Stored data
::::

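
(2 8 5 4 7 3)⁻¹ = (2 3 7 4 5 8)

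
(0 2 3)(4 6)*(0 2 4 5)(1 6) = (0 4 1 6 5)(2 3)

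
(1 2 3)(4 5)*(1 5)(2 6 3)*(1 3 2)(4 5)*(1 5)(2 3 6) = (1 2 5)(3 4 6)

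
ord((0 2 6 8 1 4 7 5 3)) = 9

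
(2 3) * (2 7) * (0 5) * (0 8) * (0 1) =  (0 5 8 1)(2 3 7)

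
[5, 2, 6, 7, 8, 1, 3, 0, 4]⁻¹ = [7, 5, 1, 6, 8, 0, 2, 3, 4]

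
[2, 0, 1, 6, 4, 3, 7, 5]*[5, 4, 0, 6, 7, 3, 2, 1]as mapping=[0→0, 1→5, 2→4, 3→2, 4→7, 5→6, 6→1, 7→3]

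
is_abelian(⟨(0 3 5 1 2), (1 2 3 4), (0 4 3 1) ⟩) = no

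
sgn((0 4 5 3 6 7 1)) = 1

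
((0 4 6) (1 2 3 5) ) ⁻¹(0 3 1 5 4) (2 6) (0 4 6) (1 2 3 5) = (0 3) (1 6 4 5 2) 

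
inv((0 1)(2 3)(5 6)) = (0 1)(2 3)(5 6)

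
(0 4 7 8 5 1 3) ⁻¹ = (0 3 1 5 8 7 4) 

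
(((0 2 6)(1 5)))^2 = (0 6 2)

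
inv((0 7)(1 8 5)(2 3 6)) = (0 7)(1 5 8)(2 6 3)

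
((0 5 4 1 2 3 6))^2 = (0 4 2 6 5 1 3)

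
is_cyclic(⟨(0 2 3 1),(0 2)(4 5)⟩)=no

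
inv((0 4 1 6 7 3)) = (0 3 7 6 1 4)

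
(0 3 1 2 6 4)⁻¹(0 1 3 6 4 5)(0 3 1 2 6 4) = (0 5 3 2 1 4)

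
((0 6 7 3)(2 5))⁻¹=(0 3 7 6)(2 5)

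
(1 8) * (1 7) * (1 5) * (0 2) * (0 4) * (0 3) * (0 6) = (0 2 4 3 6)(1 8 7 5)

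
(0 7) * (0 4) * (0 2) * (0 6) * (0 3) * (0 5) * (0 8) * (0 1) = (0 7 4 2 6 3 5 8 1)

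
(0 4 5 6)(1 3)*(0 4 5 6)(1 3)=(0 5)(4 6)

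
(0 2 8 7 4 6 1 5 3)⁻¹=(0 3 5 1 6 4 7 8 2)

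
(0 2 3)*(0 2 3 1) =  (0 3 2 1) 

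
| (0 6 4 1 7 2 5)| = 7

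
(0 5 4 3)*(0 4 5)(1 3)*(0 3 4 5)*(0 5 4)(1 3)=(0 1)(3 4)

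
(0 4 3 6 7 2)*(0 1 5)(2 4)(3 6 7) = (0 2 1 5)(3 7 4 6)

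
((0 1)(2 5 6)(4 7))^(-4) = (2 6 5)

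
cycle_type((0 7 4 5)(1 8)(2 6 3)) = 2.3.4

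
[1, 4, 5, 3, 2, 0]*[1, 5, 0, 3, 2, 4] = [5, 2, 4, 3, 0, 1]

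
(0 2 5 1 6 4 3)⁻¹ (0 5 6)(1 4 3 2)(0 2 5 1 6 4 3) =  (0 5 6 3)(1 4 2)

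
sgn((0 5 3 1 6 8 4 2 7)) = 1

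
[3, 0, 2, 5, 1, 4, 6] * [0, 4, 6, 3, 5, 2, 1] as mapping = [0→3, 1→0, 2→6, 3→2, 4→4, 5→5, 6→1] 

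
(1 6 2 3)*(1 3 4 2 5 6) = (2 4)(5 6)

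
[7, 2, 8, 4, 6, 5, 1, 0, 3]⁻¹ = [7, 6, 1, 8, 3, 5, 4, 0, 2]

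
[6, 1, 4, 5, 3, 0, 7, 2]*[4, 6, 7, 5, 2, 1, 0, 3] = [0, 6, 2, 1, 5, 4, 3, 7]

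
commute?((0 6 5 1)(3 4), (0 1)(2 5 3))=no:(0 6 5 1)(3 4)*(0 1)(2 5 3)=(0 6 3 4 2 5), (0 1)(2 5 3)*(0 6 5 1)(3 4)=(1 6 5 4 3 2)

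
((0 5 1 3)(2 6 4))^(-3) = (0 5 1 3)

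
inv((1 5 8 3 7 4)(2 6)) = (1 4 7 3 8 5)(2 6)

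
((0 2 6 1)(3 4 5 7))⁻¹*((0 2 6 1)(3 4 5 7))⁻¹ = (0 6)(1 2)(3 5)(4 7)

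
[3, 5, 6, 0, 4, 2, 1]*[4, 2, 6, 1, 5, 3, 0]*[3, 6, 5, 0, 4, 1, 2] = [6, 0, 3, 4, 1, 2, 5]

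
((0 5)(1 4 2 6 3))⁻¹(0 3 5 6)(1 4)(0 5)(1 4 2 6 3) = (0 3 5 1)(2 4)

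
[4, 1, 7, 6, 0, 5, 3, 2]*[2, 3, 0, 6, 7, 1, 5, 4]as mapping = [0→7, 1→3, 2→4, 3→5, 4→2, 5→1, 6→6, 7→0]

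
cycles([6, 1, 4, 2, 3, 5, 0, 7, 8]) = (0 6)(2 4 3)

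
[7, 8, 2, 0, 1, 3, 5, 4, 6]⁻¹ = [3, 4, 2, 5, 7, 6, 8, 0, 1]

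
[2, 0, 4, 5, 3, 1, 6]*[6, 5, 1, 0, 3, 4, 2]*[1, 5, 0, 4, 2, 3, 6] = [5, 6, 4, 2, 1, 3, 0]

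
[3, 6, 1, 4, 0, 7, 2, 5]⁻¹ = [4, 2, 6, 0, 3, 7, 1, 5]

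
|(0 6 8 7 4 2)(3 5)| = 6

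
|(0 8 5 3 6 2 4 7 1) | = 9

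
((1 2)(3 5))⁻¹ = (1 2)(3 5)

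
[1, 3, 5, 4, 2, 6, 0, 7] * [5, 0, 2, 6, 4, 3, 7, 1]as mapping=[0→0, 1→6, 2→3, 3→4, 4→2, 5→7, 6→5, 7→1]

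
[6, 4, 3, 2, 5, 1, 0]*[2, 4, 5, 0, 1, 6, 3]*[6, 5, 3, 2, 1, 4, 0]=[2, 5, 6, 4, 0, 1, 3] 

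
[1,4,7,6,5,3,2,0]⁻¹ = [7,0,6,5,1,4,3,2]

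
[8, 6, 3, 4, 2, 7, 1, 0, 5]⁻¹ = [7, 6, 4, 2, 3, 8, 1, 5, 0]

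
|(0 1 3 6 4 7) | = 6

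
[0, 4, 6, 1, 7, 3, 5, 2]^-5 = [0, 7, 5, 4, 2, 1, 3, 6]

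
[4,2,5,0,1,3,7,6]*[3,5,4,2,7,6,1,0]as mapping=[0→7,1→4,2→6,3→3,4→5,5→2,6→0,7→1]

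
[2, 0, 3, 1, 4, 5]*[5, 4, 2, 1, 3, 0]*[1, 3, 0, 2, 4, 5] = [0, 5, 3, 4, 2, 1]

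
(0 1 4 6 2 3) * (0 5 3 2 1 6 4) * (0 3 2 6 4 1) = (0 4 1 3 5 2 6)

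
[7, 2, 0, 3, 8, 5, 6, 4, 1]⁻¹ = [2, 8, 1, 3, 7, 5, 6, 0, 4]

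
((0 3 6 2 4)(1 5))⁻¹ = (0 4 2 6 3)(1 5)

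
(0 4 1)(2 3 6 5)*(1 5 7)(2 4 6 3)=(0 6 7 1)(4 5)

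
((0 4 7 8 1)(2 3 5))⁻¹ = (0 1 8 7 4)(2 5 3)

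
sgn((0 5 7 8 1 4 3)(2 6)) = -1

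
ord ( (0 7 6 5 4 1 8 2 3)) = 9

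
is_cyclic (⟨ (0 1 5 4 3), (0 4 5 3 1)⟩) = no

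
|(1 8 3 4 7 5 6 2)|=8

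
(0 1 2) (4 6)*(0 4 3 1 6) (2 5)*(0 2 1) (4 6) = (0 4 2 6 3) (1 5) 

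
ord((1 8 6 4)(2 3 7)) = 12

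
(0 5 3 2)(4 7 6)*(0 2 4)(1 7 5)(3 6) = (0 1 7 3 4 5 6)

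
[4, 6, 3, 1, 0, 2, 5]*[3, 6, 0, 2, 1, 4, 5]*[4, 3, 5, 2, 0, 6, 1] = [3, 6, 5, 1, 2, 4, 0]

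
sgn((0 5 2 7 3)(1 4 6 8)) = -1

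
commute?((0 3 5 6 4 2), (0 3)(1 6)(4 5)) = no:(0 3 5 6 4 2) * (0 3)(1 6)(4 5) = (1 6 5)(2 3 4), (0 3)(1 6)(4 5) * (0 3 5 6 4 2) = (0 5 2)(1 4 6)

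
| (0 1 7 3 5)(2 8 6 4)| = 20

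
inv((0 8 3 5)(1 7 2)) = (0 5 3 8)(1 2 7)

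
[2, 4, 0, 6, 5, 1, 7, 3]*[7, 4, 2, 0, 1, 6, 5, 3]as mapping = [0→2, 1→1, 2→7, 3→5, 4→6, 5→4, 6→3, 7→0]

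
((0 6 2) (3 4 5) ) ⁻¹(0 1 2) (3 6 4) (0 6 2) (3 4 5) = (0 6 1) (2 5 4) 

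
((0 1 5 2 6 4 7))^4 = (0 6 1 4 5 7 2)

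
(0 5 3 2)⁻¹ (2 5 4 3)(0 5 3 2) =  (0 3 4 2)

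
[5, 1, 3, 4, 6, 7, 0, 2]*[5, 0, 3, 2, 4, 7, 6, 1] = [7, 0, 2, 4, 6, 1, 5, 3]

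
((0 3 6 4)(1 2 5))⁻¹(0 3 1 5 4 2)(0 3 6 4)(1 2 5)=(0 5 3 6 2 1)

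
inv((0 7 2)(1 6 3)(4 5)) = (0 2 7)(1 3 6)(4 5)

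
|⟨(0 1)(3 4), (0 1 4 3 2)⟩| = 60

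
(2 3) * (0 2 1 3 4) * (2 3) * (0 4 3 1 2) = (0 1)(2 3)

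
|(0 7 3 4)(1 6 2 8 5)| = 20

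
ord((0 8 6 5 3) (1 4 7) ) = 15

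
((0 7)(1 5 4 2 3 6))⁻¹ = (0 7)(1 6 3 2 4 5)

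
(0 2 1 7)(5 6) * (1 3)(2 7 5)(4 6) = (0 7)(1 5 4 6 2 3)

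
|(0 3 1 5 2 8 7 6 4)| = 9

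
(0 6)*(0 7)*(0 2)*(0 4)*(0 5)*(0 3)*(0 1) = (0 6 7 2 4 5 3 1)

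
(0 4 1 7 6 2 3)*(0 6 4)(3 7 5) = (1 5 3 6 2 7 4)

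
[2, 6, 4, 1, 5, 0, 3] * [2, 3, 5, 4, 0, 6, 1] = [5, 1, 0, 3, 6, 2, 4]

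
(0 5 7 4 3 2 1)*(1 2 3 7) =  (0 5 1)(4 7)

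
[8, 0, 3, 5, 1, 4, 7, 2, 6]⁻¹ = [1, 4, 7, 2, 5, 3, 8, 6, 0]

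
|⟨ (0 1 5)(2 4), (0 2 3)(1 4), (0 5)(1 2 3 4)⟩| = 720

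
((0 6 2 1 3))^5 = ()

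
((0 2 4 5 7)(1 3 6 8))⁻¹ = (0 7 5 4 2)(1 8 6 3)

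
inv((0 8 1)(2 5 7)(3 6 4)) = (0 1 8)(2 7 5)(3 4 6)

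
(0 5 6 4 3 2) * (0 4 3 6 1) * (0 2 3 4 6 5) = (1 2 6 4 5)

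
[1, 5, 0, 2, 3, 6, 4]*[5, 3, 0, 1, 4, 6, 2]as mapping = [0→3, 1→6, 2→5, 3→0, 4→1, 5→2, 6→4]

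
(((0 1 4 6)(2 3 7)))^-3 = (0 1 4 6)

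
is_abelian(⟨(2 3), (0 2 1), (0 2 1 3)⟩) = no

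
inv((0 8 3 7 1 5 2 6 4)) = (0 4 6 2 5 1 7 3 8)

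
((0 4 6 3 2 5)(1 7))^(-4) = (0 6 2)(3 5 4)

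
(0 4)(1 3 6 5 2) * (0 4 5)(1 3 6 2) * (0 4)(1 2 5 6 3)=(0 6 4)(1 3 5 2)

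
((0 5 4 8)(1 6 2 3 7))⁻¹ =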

::::

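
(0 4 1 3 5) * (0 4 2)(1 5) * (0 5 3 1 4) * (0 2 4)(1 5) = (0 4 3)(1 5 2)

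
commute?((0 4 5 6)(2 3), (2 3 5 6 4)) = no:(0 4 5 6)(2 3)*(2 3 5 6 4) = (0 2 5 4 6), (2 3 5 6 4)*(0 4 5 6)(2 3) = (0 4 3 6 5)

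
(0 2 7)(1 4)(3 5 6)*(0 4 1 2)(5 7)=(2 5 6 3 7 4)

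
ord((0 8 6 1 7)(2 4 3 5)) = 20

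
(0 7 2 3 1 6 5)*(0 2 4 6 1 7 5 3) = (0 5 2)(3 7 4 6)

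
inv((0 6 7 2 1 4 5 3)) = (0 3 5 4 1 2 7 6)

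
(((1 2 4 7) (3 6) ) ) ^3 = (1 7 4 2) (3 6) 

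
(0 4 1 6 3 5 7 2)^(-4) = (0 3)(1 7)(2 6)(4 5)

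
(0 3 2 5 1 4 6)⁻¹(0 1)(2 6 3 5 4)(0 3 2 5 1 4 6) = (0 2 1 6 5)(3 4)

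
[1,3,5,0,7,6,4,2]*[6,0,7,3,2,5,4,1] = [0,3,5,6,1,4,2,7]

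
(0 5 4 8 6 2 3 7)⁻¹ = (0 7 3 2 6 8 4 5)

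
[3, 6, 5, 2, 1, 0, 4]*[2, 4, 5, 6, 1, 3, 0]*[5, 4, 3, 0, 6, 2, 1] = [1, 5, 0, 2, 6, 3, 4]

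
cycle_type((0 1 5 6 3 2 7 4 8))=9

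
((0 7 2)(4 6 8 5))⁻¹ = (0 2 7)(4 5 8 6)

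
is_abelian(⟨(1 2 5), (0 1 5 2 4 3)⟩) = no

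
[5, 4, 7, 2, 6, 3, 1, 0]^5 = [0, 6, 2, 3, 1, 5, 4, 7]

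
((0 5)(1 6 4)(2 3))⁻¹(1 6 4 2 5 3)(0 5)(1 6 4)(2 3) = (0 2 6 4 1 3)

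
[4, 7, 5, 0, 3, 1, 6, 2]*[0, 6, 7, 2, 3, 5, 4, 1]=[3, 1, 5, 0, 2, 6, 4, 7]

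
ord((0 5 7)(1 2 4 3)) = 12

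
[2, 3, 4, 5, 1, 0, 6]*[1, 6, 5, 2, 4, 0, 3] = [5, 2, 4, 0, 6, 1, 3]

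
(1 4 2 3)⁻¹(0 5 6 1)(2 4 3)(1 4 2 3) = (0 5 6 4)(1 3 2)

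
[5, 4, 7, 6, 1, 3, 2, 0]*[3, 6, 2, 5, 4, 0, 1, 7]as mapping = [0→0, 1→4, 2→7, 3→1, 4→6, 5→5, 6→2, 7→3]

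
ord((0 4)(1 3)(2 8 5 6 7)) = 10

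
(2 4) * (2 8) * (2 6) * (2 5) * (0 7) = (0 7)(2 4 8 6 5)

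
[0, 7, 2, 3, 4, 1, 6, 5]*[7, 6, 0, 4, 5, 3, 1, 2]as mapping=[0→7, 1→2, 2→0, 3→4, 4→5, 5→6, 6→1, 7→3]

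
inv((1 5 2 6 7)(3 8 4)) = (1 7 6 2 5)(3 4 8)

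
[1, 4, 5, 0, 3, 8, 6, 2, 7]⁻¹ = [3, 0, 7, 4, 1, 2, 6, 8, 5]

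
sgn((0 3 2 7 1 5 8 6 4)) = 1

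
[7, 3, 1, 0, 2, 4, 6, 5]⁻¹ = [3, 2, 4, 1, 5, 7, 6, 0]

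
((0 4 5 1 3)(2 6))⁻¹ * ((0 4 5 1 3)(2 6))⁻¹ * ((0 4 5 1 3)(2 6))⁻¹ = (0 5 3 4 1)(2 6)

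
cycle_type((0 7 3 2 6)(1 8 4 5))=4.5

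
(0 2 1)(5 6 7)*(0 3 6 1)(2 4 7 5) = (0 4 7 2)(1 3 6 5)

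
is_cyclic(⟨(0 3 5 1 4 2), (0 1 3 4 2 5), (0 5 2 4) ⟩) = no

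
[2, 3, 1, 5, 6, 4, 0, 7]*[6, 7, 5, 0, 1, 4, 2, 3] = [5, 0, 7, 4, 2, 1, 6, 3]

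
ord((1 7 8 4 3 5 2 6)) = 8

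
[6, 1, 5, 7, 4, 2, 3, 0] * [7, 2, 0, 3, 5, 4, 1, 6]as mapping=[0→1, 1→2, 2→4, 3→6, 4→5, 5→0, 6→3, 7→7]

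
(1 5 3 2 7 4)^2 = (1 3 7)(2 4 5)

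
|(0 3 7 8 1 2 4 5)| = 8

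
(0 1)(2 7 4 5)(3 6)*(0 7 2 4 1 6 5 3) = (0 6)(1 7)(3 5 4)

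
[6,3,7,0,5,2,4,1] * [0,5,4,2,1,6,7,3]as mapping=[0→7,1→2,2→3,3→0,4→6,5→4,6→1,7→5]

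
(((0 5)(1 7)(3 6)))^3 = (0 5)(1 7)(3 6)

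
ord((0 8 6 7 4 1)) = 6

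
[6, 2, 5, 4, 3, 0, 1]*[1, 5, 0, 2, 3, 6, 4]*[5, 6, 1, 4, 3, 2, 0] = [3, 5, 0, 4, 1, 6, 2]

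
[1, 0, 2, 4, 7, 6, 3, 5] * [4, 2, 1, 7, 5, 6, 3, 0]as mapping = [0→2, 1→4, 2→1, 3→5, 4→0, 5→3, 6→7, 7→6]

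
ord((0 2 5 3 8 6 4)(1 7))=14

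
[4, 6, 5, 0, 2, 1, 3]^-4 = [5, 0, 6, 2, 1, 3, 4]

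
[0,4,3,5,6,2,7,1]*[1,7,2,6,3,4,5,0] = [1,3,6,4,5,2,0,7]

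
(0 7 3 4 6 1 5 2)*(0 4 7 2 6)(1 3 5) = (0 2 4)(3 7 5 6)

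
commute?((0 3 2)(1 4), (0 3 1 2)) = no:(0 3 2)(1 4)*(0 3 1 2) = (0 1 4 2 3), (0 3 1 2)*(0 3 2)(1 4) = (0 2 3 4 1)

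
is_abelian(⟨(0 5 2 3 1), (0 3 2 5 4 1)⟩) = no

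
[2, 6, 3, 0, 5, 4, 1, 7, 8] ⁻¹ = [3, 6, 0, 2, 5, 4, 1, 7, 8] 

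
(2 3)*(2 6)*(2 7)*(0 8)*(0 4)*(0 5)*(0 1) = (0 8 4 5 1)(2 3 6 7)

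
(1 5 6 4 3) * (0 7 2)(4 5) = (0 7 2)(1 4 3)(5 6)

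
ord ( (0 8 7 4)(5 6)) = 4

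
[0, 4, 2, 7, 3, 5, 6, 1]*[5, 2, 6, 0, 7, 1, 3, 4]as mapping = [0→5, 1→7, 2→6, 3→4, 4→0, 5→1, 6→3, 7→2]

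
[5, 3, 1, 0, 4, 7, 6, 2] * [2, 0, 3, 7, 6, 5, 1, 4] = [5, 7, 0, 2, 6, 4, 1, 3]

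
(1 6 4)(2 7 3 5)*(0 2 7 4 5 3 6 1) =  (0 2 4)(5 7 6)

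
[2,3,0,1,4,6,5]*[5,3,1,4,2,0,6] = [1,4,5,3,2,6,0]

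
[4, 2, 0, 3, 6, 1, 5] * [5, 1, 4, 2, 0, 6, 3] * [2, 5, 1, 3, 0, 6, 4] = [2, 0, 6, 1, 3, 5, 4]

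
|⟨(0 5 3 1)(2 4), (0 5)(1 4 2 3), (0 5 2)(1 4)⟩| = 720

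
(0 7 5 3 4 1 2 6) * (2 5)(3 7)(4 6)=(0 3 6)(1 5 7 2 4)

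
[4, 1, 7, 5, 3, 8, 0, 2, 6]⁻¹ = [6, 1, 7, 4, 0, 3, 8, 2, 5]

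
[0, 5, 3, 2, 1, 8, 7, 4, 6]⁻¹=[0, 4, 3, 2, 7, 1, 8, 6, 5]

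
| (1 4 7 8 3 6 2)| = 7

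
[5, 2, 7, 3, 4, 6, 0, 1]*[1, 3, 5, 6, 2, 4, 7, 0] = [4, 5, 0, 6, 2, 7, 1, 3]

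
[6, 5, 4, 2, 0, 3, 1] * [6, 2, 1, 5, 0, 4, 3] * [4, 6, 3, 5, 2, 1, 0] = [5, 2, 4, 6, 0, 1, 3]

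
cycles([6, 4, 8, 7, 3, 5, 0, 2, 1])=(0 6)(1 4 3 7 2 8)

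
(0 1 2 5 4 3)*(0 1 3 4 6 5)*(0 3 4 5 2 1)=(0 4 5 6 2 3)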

::::

» **Your objective**
Given the records above, reproduce precisely and only the lines between the line holding "((0 6 2) (3 4" and the line holding "((0 5 4 8)(1", inclusive.

» **Solution to this problem**
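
((0 6 2) (3 4 5) ) ⁻¹(0 1 2) (3 6 4) (0 6 2) (3 4 5) = (0 6 1) (2 5 4) 

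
((0 1 5 2 6 4 7))^4 = (0 6 1 4 5 7 2)

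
(0 5 3 2)⁻¹ (2 5 4 3)(0 5 3 2) =  (0 3 4 2)

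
[5, 1, 3, 4, 6, 7, 0, 2]*[5, 0, 3, 2, 4, 7, 6, 1] = [7, 0, 2, 4, 6, 1, 5, 3]

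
((0 3 6 4)(1 2 5))⁻¹(0 3 1 5 4 2)(0 3 6 4)(1 2 5)=(0 5 3 6 2 1)

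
inv((0 7 2)(1 6 3)(4 5)) = (0 2 7)(1 3 6)(4 5)

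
|⟨(0 1)(3 4), (0 1 4 3 2)⟩| = 60

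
(2 3) * (0 2 1 3 4) * (2 3) * (0 4 3 1 2) = (0 1)(2 3)

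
|(0 7 3 4)(1 6 2 8 5)| = 20

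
ord((0 8 6 5 3) (1 4 7) ) = 15

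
((0 7)(1 5 4 2 3 6))⁻¹ = (0 7)(1 6 3 2 4 5)

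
(0 2 1 7)(5 6) * (1 3)(2 7 5)(4 6) = (0 7)(1 5 4 6 2 3)

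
|(0 3 1 5 2 8 7 6 4)| = 9

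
(0 6)*(0 7)*(0 2)*(0 4)*(0 5)*(0 3)*(0 1) = (0 6 7 2 4 5 3 1)

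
(0 4 1 7 6 2 3)*(0 6 4)(3 7 5) = (1 5 3 6 2 7 4)

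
[2, 6, 4, 1, 5, 0, 3] * [2, 3, 5, 4, 0, 6, 1] = [5, 1, 0, 3, 6, 2, 4]

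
(0 5 7 4 3 2 1)*(1 2 3 7) =  (0 5 1)(4 7)

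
[8, 0, 3, 5, 1, 4, 7, 2, 6]⁻¹ = [1, 4, 7, 2, 5, 3, 8, 6, 0]

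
|⟨ (0 1 5)(2 4), (0 2 3)(1 4), (0 5)(1 2 3 4)⟩| = 720

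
((0 6 2 1 3))^5 = ()

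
((0 2 4 5 7)(1 3 6 8))⁻¹ = (0 7 5 4 2)(1 8 6 3)

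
inv((0 8 1)(2 5 7)(3 6 4)) = (0 1 8)(2 7 5)(3 4 6)

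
(0 5 6 4 3 2) * (0 4 3 6 1) * (0 2 3 4 6 5) = (1 2 6 4 5)

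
[1, 5, 0, 2, 3, 6, 4]*[5, 3, 0, 1, 4, 6, 2]as mapping = [0→3, 1→6, 2→5, 3→0, 4→1, 5→2, 6→4]

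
(((0 1 4 6)(2 3 7)))^-3 = (0 1 4 6)

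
is_abelian(⟨(2 3), (0 2 1), (0 2 1 3)⟩) = no

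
inv((0 8 3 7 1 5 2 6 4)) = (0 4 6 2 5 1 7 3 8)

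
((0 4 6 3 2 5)(1 7))^(-4) = (0 6 2)(3 5 4)

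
(0 4)(1 3 6 5 2) * (0 4 5)(1 3 6 2) * (0 4)(1 2 5 6 3)=(0 6 4)(1 3 5 2)

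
((0 5 4 8)(1 6 2 3 7))⁻¹ =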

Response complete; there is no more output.